» Exercise materials
----

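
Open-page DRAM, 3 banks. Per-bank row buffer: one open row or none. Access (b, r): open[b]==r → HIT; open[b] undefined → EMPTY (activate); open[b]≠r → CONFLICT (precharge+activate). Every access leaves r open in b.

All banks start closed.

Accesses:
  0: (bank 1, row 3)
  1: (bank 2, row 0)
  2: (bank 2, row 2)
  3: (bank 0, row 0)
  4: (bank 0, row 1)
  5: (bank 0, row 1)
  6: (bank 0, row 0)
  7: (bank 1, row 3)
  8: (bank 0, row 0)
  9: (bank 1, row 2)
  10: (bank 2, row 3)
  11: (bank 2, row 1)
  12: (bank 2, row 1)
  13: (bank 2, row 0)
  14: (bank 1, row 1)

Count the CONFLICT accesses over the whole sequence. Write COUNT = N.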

----

Write the "0: (bank 1, row 3)" line and all later lines exactly. Stop at the end of the data.

» Task solution
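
  0: (bank 1, row 3)
  1: (bank 2, row 0)
  2: (bank 2, row 2)
  3: (bank 0, row 0)
  4: (bank 0, row 1)
  5: (bank 0, row 1)
  6: (bank 0, row 0)
  7: (bank 1, row 3)
  8: (bank 0, row 0)
  9: (bank 1, row 2)
  10: (bank 2, row 3)
  11: (bank 2, row 1)
  12: (bank 2, row 1)
  13: (bank 2, row 0)
  14: (bank 1, row 1)

Count the CONFLICT accesses over the whole sequence. Write COUNT = N.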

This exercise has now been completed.